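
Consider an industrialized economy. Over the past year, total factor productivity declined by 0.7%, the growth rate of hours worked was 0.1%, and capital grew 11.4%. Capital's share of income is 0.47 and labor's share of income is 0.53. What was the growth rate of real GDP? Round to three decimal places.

4.711%

Labor's share = 1 − 0.47 = 0.53.
Capital: 0.47 × 11.4 = 5.358 pp.
Hours worked: 0.53 × 0.1 = 0.053 pp.
Output growth = -0.7 + 5.411 = 4.711%.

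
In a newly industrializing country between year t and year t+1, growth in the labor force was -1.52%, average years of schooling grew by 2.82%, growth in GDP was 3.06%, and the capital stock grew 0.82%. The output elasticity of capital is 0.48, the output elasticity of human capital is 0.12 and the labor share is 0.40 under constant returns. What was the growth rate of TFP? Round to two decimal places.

Labor's share = 1 − 0.48 − 0.12 = 0.4.
The capital stock: 0.48 × 0.82 = 0.3936 pp.
Average years of schooling: 0.12 × 2.82 = 0.3384 pp.
The labor force: 0.4 × (-1.52) = -0.608 pp.
TFP growth = 3.06 − 0.124 = 2.936%.

2.94%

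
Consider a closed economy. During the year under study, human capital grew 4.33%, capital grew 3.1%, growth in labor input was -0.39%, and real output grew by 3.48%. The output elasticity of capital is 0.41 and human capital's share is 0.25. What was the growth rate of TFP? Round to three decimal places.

Labor's share = 1 − 0.41 − 0.25 = 0.34.
Capital: 0.41 × 3.1 = 1.271 pp.
Human capital: 0.25 × 4.33 = 1.0825 pp.
Labor input: 0.34 × (-0.39) = -0.1326 pp.
TFP growth = 3.48 − 2.2209 = 1.2591%.

TFP growth was 1.259%.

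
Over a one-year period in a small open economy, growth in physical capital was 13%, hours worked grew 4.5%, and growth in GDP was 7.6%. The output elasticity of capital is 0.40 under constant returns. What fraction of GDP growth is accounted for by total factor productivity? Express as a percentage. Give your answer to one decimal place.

-3.9%

Labor's share = 1 − 0.4 = 0.6.
Physical capital: 0.4 × 13 = 5.2 pp.
Hours worked: 0.6 × 4.5 = 2.7 pp.
TFP growth = 7.6 − 7.9 = -0.3%.
TFP share of growth = -0.3 / 7.6 × 100 = -3.947%.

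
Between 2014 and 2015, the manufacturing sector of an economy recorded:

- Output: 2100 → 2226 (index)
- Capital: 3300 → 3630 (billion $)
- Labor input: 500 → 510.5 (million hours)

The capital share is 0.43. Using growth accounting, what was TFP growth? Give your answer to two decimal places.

0.50%

Output growth = (2226 − 2100) / 2100 = 6%.
Capital growth = (3630 − 3300) / 3300 = 10%.
Labor input growth = (510.5 − 500) / 500 = 2.1%.
Labor's share = 1 − 0.43 = 0.57.
Capital: 0.43 × 10 = 4.3 pp.
Labor input: 0.57 × 2.1 = 1.197 pp.
TFP growth = 6 − 5.497 = 0.503%.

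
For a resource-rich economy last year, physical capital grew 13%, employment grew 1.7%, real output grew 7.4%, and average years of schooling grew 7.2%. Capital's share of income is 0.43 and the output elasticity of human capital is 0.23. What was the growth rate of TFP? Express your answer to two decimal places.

Labor's share = 1 − 0.43 − 0.23 = 0.34.
Physical capital: 0.43 × 13 = 5.59 pp.
Average years of schooling: 0.23 × 7.2 = 1.656 pp.
Employment: 0.34 × 1.7 = 0.578 pp.
TFP growth = 7.4 − 7.824 = -0.424%.

-0.42%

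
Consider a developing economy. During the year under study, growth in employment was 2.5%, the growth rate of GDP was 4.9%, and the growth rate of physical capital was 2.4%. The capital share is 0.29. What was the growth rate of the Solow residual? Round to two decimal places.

Labor's share = 1 − 0.29 = 0.71.
Physical capital: 0.29 × 2.4 = 0.696 pp.
Employment: 0.71 × 2.5 = 1.775 pp.
TFP growth = 4.9 − 2.471 = 2.429%.

2.43%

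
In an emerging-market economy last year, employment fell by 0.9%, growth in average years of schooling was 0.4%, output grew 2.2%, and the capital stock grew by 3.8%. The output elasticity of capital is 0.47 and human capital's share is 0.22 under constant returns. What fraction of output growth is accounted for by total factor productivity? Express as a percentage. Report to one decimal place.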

=-=-=

- TASK BRIEF -
Every single record must be transcribed exactly as it stands.

- WRITTEN ANSWER -
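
Consider an industrialized economy. Over the past year, total factor productivity declined by 0.7%, the growth rate of hours worked was 0.1%, and capital grew 11.4%. Capital's share of income is 0.47 and labor's share of income is 0.53. What was the growth rate of real GDP? Round to three decimal places.

4.711%

Labor's share = 1 − 0.47 = 0.53.
Capital: 0.47 × 11.4 = 5.358 pp.
Hours worked: 0.53 × 0.1 = 0.053 pp.
Output growth = -0.7 + 5.411 = 4.711%.

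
In a newly industrializing country between year t and year t+1, growth in the labor force was -1.52%, average years of schooling grew by 2.82%, growth in GDP was 3.06%, and the capital stock grew 0.82%. The output elasticity of capital is 0.48, the output elasticity of human capital is 0.12 and the labor share is 0.40 under constant returns. What was the growth rate of TFP? Round to two decimal places.

Labor's share = 1 − 0.48 − 0.12 = 0.4.
The capital stock: 0.48 × 0.82 = 0.3936 pp.
Average years of schooling: 0.12 × 2.82 = 0.3384 pp.
The labor force: 0.4 × (-1.52) = -0.608 pp.
TFP growth = 3.06 − 0.124 = 2.936%.

2.94%

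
Consider a closed economy. During the year under study, human capital grew 4.33%, capital grew 3.1%, growth in labor input was -0.39%, and real output grew by 3.48%. The output elasticity of capital is 0.41 and human capital's share is 0.25. What was the growth rate of TFP? Round to three decimal places.

Labor's share = 1 − 0.41 − 0.25 = 0.34.
Capital: 0.41 × 3.1 = 1.271 pp.
Human capital: 0.25 × 4.33 = 1.0825 pp.
Labor input: 0.34 × (-0.39) = -0.1326 pp.
TFP growth = 3.48 − 2.2209 = 1.2591%.

TFP growth was 1.259%.

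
Over a one-year period in a small open economy, growth in physical capital was 13%, hours worked grew 4.5%, and growth in GDP was 7.6%. The output elasticity of capital is 0.40 under constant returns. What fraction of GDP growth is accounted for by total factor productivity? Express as a percentage. Give your answer to one decimal place.

-3.9%

Labor's share = 1 − 0.4 = 0.6.
Physical capital: 0.4 × 13 = 5.2 pp.
Hours worked: 0.6 × 4.5 = 2.7 pp.
TFP growth = 7.6 − 7.9 = -0.3%.
TFP share of growth = -0.3 / 7.6 × 100 = -3.947%.

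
Between 2014 and 2015, the manufacturing sector of an economy recorded:

- Output: 2100 → 2226 (index)
- Capital: 3300 → 3630 (billion $)
- Labor input: 500 → 510.5 (million hours)

The capital share is 0.43. Using growth accounting, what was TFP growth? Give your answer to two decimal places.

0.50%

Output growth = (2226 − 2100) / 2100 = 6%.
Capital growth = (3630 − 3300) / 3300 = 10%.
Labor input growth = (510.5 − 500) / 500 = 2.1%.
Labor's share = 1 − 0.43 = 0.57.
Capital: 0.43 × 10 = 4.3 pp.
Labor input: 0.57 × 2.1 = 1.197 pp.
TFP growth = 6 − 5.497 = 0.503%.

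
For a resource-rich economy last year, physical capital grew 13%, employment grew 1.7%, real output grew 7.4%, and average years of schooling grew 7.2%. Capital's share of income is 0.43 and the output elasticity of human capital is 0.23. What was the growth rate of TFP? Express your answer to two decimal places.

Labor's share = 1 − 0.43 − 0.23 = 0.34.
Physical capital: 0.43 × 13 = 5.59 pp.
Average years of schooling: 0.23 × 7.2 = 1.656 pp.
Employment: 0.34 × 1.7 = 0.578 pp.
TFP growth = 7.4 − 7.824 = -0.424%.

-0.42%

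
Consider a developing economy. During the year under study, growth in employment was 2.5%, the growth rate of GDP was 4.9%, and the growth rate of physical capital was 2.4%. The capital share is 0.29. What was the growth rate of the Solow residual? Round to two decimal places.

Labor's share = 1 − 0.29 = 0.71.
Physical capital: 0.29 × 2.4 = 0.696 pp.
Employment: 0.71 × 2.5 = 1.775 pp.
TFP growth = 4.9 − 2.471 = 2.429%.

2.43%

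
In an emerging-market economy last year, employment fell by 0.9%, growth in average years of schooling was 0.4%, output grew 2.2%, and the capital stock grew by 3.8%. The output elasticity of capital is 0.47 and human capital's share is 0.22 under constant returns. What fraction of output growth is accounted for by total factor productivity? Express as a percentage. Report to one decimal place.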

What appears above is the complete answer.